» What the task requires
Write only the count of lines that hold the word "Coincident" in the listing.

» Extracted records
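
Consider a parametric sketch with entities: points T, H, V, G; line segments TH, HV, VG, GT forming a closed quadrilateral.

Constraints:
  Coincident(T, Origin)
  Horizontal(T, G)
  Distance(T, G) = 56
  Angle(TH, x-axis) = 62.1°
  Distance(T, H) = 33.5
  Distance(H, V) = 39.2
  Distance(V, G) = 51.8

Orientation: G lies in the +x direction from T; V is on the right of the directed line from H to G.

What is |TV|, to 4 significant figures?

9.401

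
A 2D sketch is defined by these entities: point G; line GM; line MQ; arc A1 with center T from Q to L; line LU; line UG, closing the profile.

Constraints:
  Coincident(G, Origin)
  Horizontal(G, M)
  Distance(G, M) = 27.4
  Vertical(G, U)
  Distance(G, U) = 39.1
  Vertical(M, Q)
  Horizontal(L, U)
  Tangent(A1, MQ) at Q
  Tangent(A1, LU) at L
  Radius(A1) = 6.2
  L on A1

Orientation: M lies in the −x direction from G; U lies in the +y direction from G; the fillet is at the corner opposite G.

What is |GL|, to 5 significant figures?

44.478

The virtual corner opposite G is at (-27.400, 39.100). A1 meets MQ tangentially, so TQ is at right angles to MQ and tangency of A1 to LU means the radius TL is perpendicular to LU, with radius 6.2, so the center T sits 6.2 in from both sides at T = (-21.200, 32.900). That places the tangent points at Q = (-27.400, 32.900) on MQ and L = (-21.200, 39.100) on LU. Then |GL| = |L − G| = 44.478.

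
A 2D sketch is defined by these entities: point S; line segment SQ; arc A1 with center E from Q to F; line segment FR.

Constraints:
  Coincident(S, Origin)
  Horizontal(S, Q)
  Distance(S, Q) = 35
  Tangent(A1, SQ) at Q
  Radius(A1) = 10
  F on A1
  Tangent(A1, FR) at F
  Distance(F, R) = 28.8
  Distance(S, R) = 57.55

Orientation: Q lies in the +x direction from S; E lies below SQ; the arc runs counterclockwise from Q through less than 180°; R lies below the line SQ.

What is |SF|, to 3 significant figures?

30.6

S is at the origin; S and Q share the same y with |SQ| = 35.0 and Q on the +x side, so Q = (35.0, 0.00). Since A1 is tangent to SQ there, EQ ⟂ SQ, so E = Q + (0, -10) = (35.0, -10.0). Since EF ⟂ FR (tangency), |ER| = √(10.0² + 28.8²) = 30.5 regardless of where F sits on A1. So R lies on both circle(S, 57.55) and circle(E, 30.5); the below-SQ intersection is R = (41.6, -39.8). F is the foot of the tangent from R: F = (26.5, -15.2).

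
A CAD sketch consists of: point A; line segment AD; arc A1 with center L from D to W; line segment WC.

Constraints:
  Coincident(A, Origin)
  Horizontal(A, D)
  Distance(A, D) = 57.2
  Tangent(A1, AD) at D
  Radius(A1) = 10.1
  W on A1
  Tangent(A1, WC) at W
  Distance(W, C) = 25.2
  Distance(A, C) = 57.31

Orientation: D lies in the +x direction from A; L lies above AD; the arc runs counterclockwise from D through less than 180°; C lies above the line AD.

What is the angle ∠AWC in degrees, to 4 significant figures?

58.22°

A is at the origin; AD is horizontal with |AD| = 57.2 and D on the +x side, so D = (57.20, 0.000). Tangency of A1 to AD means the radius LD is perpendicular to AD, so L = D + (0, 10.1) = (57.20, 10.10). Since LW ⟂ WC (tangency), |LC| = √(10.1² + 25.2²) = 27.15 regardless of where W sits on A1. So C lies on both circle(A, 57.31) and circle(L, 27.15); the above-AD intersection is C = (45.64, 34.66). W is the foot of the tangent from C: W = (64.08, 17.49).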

» Output below
4